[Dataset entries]
--- START ---

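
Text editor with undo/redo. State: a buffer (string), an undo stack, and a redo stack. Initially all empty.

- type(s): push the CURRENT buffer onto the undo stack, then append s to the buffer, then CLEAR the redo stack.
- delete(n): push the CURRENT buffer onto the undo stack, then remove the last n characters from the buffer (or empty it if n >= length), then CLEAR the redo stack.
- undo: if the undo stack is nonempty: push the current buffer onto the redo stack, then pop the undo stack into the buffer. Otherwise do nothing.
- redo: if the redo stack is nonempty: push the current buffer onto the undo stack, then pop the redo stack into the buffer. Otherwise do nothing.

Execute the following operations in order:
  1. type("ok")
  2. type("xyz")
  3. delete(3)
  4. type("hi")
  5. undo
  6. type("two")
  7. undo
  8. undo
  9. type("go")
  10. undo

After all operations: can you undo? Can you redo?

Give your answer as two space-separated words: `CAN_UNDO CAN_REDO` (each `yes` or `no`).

After op 1 (type): buf='ok' undo_depth=1 redo_depth=0
After op 2 (type): buf='okxyz' undo_depth=2 redo_depth=0
After op 3 (delete): buf='ok' undo_depth=3 redo_depth=0
After op 4 (type): buf='okhi' undo_depth=4 redo_depth=0
After op 5 (undo): buf='ok' undo_depth=3 redo_depth=1
After op 6 (type): buf='oktwo' undo_depth=4 redo_depth=0
After op 7 (undo): buf='ok' undo_depth=3 redo_depth=1
After op 8 (undo): buf='okxyz' undo_depth=2 redo_depth=2
After op 9 (type): buf='okxyzgo' undo_depth=3 redo_depth=0
After op 10 (undo): buf='okxyz' undo_depth=2 redo_depth=1

Answer: yes yes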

--- END ---

# [Problem to work on]
All records are to be printed again, exactly and completely.

# [Answer below]
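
Text editor with undo/redo. State: a buffer (string), an undo stack, and a redo stack. Initially all empty.

- type(s): push the CURRENT buffer onto the undo stack, then append s to the buffer, then CLEAR the redo stack.
- delete(n): push the CURRENT buffer onto the undo stack, then remove the last n characters from the buffer (or empty it if n >= length), then CLEAR the redo stack.
- undo: if the undo stack is nonempty: push the current buffer onto the redo stack, then pop the undo stack into the buffer. Otherwise do nothing.
- redo: if the redo stack is nonempty: push the current buffer onto the undo stack, then pop the redo stack into the buffer. Otherwise do nothing.

Execute the following operations in order:
  1. type("ok")
  2. type("xyz")
  3. delete(3)
  4. type("hi")
  5. undo
  6. type("two")
  7. undo
  8. undo
  9. type("go")
  10. undo

After all operations: can you undo? Can you redo?

Give your answer as two space-separated words: `CAN_UNDO CAN_REDO` (each `yes` or `no`).

After op 1 (type): buf='ok' undo_depth=1 redo_depth=0
After op 2 (type): buf='okxyz' undo_depth=2 redo_depth=0
After op 3 (delete): buf='ok' undo_depth=3 redo_depth=0
After op 4 (type): buf='okhi' undo_depth=4 redo_depth=0
After op 5 (undo): buf='ok' undo_depth=3 redo_depth=1
After op 6 (type): buf='oktwo' undo_depth=4 redo_depth=0
After op 7 (undo): buf='ok' undo_depth=3 redo_depth=1
After op 8 (undo): buf='okxyz' undo_depth=2 redo_depth=2
After op 9 (type): buf='okxyzgo' undo_depth=3 redo_depth=0
After op 10 (undo): buf='okxyz' undo_depth=2 redo_depth=1

Answer: yes yes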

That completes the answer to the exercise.